Work instruction:
An exact copy of the listing is what is needed here; write it out in full.

Material supplied:
• • • •

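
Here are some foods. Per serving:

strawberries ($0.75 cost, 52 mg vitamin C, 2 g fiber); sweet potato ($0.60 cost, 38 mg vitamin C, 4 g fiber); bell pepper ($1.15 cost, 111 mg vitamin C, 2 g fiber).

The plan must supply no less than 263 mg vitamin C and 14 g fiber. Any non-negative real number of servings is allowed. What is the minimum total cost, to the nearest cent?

$3.30

This is a tiny linear program; its minimum lies at a vertex of the feasible set. List the vertices and price them.
strawberries only: max(263/52, 14/2) = 7 servings → $5.25.
sweet potato only: max(263/38, 14/4) = 6.921 servings → $4.15.
bell pepper only: max(263/111, 14/2) = 7 servings → $8.05.
strawberries + sweet potato with both tight: 3.939 servings and 1.53 servings → $3.87.
strawberries + bell pepper: intersection lies outside the first quadrant.
sweet potato + bell pepper with both tight: 2.793 servings and 1.413 servings → $3.30.
The minimum over all feasible corners is $3.30.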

• • • •

Task output:
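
Here are some foods. Per serving:

strawberries ($0.75 cost, 52 mg vitamin C, 2 g fiber); sweet potato ($0.60 cost, 38 mg vitamin C, 4 g fiber); bell pepper ($1.15 cost, 111 mg vitamin C, 2 g fiber).

The plan must supply no less than 263 mg vitamin C and 14 g fiber. Any non-negative real number of servings is allowed. What is the minimum total cost, to the nearest cent?

$3.30

This is a tiny linear program; its minimum lies at a vertex of the feasible set. List the vertices and price them.
strawberries only: max(263/52, 14/2) = 7 servings → $5.25.
sweet potato only: max(263/38, 14/4) = 6.921 servings → $4.15.
bell pepper only: max(263/111, 14/2) = 7 servings → $8.05.
strawberries + sweet potato with both tight: 3.939 servings and 1.53 servings → $3.87.
strawberries + bell pepper: intersection lies outside the first quadrant.
sweet potato + bell pepper with both tight: 2.793 servings and 1.413 servings → $3.30.
The minimum over all feasible corners is $3.30.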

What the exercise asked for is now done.